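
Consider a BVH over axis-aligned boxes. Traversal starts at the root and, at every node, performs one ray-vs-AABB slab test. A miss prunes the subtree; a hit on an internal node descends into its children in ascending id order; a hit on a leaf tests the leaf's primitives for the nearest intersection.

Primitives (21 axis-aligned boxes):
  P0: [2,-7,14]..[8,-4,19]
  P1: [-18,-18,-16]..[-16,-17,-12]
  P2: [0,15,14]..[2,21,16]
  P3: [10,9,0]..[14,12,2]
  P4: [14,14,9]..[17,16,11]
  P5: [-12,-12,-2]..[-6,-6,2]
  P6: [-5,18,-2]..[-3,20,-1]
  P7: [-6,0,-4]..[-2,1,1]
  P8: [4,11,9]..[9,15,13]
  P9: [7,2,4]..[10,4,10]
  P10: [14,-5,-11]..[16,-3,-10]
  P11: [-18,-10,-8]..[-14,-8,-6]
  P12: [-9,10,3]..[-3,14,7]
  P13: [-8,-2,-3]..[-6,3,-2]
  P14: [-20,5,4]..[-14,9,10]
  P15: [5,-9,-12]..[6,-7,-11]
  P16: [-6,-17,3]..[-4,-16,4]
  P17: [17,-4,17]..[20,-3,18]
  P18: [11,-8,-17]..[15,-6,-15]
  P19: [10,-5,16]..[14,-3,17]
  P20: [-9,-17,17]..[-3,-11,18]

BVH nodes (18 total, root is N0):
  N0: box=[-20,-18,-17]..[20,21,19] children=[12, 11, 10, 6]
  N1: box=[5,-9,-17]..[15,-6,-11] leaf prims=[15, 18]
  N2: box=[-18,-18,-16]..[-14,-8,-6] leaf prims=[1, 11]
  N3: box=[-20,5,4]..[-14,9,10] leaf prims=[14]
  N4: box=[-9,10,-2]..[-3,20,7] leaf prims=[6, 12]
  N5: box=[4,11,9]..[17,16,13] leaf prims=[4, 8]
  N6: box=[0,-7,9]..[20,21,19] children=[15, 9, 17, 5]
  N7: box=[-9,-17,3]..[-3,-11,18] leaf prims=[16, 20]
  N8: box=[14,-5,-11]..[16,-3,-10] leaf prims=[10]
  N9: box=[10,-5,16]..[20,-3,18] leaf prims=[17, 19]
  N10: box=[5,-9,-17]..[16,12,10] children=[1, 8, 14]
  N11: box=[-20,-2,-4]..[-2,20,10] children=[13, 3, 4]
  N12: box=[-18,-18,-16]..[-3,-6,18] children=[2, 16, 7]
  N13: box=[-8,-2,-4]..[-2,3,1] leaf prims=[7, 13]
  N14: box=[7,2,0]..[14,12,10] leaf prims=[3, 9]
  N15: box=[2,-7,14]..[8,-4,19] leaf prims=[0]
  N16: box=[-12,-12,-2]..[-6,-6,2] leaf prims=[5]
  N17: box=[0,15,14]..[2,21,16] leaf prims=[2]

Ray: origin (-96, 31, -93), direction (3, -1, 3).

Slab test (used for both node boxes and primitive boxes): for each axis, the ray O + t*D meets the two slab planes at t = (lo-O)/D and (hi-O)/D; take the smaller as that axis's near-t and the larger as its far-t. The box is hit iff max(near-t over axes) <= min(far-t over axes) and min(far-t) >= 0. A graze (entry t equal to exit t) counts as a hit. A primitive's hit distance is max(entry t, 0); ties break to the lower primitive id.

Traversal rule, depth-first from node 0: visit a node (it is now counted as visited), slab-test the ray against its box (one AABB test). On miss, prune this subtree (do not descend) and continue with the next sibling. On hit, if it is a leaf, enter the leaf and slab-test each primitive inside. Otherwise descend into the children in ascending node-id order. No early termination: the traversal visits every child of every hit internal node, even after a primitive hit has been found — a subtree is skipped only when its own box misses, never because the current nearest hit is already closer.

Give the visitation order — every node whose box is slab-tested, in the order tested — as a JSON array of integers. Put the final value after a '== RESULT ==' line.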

• [Aim of the task]: Search the material for "boxes" and copy each matching line.

• [Your response]:
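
Consider a BVH over axis-aligned boxes. Traversal starts at the root and, at every node, performs one ray-vs-AABB slab test. A miss prunes the subtree; a hit on an internal node descends into its children in ascending id order; a hit on a leaf tests the leaf's primitives for the nearest intersection.
Primitives (21 axis-aligned boxes):
Slab test (used for both node boxes and primitive boxes): for each axis, the ray O + t*D meets the two slab planes at t = (lo-O)/D and (hi-O)/D; take the smaller as that axis's near-t and the larger as its far-t. The box is hit iff max(near-t over axes) <= min(far-t over axes) and min(far-t) >= 0. A graze (entry t equal to exit t) counts as a hit. A primitive's hit distance is max(entry t, 0); ties break to the lower primitive id.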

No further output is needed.